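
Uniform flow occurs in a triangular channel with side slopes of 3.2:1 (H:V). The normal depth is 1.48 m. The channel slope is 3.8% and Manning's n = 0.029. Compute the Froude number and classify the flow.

supercritical

For a triangular section with side slope z = 3.2: A = zy² = 3.2×1.48² = 7.009 m²; P = 2y√(1+z²) = 2×1.48×3.353 = 9.924 m.
Hydraulic radius R = A/P = 7.009/9.924 = 0.7063 m.
V = (1/n) R^(2/3) √S = (1/0.029) × 0.7063^(2/3) × √0.038 = 5.331 m/s. Hydraulic depth D_h = A/T = 7.009/9.472 = 0.74 m.
Froude number Fr = V/√(g·D_h) = 5.331/√(9.81×0.74) = 1.98, which is greater than 1, so the flow is supercritical.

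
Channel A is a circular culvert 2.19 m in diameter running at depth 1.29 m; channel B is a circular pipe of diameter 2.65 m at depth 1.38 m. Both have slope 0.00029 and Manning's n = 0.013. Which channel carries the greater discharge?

Channel A: For a circular section of diameter D = 2.19 m at depth y = 1.29 m, the central angle is θ = 2 arccos(1 − 2y/D) = 3.5 rad. Then A = (D²/8)(θ − sin θ) = 2.308 m² and P = Dθ/2 = 3.832 m. Hydraulic radius R = A/P = 2.308/3.832 = 0.6023 m. Q_A = (1/0.013)·2.308·0.6023^(2/3)·√0.00029 = 2.157 m³/s.
Channel B: For a circular section of diameter D = 2.65 m at depth y = 1.38 m, the central angle is θ = 2 arccos(1 − 2y/D) = 3.225 rad. Then A = (D²/8)(θ − sin θ) = 2.903 m² and P = Dθ/2 = 4.273 m. Hydraulic radius R = A/P = 2.903/4.273 = 0.6795 m. Q_B = (1/0.013)·2.903·0.6795^(2/3)·√0.00029 = 2.94 m³/s.
Q_A = 2.157 m³/s vs Q_B = 2.94 m³/s, so channel B carries more.

channel B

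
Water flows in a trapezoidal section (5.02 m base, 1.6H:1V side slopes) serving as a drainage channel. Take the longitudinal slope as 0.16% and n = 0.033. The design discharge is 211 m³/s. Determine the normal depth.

Manning's equation rearranged: A R^(2/3) = nQ / (1·√S) = 0.033 × 211 / (√0.0016) = 174.1.
At y = 6.93 m: A R^(2/3) = 261.3 — too large.
At y = 4.25 m: A R^(2/3) = 89.69 — too small.
At y = 5.78 m: A R^(2/3) = 174.3 — matches.

y_n = 5.78 m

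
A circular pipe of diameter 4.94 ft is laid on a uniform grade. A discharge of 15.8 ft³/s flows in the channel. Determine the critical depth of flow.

y_c = 1.1 ft

At critical depth, Q² T / (g A³) = 1, i.e. A³/T = Q²/g = 15.8²/32.2 = 7.753.
Try y = 1.26 ft: A³/T = 13.3 — too large.
Try y = 0.801 ft: A³/T = 2.256 — too small.
Try y = 1.1 ft: A³/T = 7.828 — matches.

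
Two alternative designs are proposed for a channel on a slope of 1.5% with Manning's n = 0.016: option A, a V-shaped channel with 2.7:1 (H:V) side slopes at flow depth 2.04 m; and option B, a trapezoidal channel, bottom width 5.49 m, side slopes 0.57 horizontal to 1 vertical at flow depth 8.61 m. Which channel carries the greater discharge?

Channel A: For a triangular section with side slope z = 2.7: A = zy² = 2.7×2.04² = 11.24 m²; P = 2y√(1+z²) = 2×2.04×2.879 = 11.75 m. Hydraulic radius R = A/P = 11.24/11.75 = 0.9565 m. Q_A = (1/0.016)·11.24·0.9565^(2/3)·√0.015 = 83.5 m³/s.
Channel B: With bottom width b = 5.49 m and side slope z = 0.57: A = (b + zy)y = (5.49 + 0.57×8.61)×8.61 = 89.52 m²; P = b + 2y√(1+z²) = 5.49 + 2×8.61×1.151 = 25.31 m. Hydraulic radius R = A/P = 89.52/25.31 = 3.537 m. Q_B = (1/0.016)·89.52·3.537^(2/3)·√0.015 = 1591 m³/s.
Q_A = 83.5 m³/s vs Q_B = 1591 m³/s, so channel B carries more.

channel B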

▶ **ACTIVITY**
Would you give the entries back word for word?

▶ **TASK SOLUTION**
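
Uniform flow occurs in a triangular channel with side slopes of 3.2:1 (H:V). The normal depth is 1.48 m. The channel slope is 3.8% and Manning's n = 0.029. Compute the Froude number and classify the flow.

supercritical

For a triangular section with side slope z = 3.2: A = zy² = 3.2×1.48² = 7.009 m²; P = 2y√(1+z²) = 2×1.48×3.353 = 9.924 m.
Hydraulic radius R = A/P = 7.009/9.924 = 0.7063 m.
V = (1/n) R^(2/3) √S = (1/0.029) × 0.7063^(2/3) × √0.038 = 5.331 m/s. Hydraulic depth D_h = A/T = 7.009/9.472 = 0.74 m.
Froude number Fr = V/√(g·D_h) = 5.331/√(9.81×0.74) = 1.98, which is greater than 1, so the flow is supercritical.

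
Channel A is a circular culvert 2.19 m in diameter running at depth 1.29 m; channel B is a circular pipe of diameter 2.65 m at depth 1.38 m. Both have slope 0.00029 and Manning's n = 0.013. Which channel carries the greater discharge?

Channel A: For a circular section of diameter D = 2.19 m at depth y = 1.29 m, the central angle is θ = 2 arccos(1 − 2y/D) = 3.5 rad. Then A = (D²/8)(θ − sin θ) = 2.308 m² and P = Dθ/2 = 3.832 m. Hydraulic radius R = A/P = 2.308/3.832 = 0.6023 m. Q_A = (1/0.013)·2.308·0.6023^(2/3)·√0.00029 = 2.157 m³/s.
Channel B: For a circular section of diameter D = 2.65 m at depth y = 1.38 m, the central angle is θ = 2 arccos(1 − 2y/D) = 3.225 rad. Then A = (D²/8)(θ − sin θ) = 2.903 m² and P = Dθ/2 = 4.273 m. Hydraulic radius R = A/P = 2.903/4.273 = 0.6795 m. Q_B = (1/0.013)·2.903·0.6795^(2/3)·√0.00029 = 2.94 m³/s.
Q_A = 2.157 m³/s vs Q_B = 2.94 m³/s, so channel B carries more.

channel B

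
Water flows in a trapezoidal section (5.02 m base, 1.6H:1V side slopes) serving as a drainage channel. Take the longitudinal slope as 0.16% and n = 0.033. The design discharge is 211 m³/s. Determine the normal depth.

Manning's equation rearranged: A R^(2/3) = nQ / (1·√S) = 0.033 × 211 / (√0.0016) = 174.1.
At y = 6.93 m: A R^(2/3) = 261.3 — too large.
At y = 4.25 m: A R^(2/3) = 89.69 — too small.
At y = 5.78 m: A R^(2/3) = 174.3 — matches.

y_n = 5.78 m

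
A circular pipe of diameter 4.94 ft is laid on a uniform grade. A discharge of 15.8 ft³/s flows in the channel. Determine the critical depth of flow.

y_c = 1.1 ft

At critical depth, Q² T / (g A³) = 1, i.e. A³/T = Q²/g = 15.8²/32.2 = 7.753.
Try y = 1.26 ft: A³/T = 13.3 — too large.
Try y = 0.801 ft: A³/T = 2.256 — too small.
Try y = 1.1 ft: A³/T = 7.828 — matches.

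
Two alternative designs are proposed for a channel on a slope of 1.5% with Manning's n = 0.016: option A, a V-shaped channel with 2.7:1 (H:V) side slopes at flow depth 2.04 m; and option B, a trapezoidal channel, bottom width 5.49 m, side slopes 0.57 horizontal to 1 vertical at flow depth 8.61 m. Which channel carries the greater discharge?

Channel A: For a triangular section with side slope z = 2.7: A = zy² = 2.7×2.04² = 11.24 m²; P = 2y√(1+z²) = 2×2.04×2.879 = 11.75 m. Hydraulic radius R = A/P = 11.24/11.75 = 0.9565 m. Q_A = (1/0.016)·11.24·0.9565^(2/3)·√0.015 = 83.5 m³/s.
Channel B: With bottom width b = 5.49 m and side slope z = 0.57: A = (b + zy)y = (5.49 + 0.57×8.61)×8.61 = 89.52 m²; P = b + 2y√(1+z²) = 5.49 + 2×8.61×1.151 = 25.31 m. Hydraulic radius R = A/P = 89.52/25.31 = 3.537 m. Q_B = (1/0.016)·89.52·3.537^(2/3)·√0.015 = 1591 m³/s.
Q_A = 83.5 m³/s vs Q_B = 1591 m³/s, so channel B carries more.

channel B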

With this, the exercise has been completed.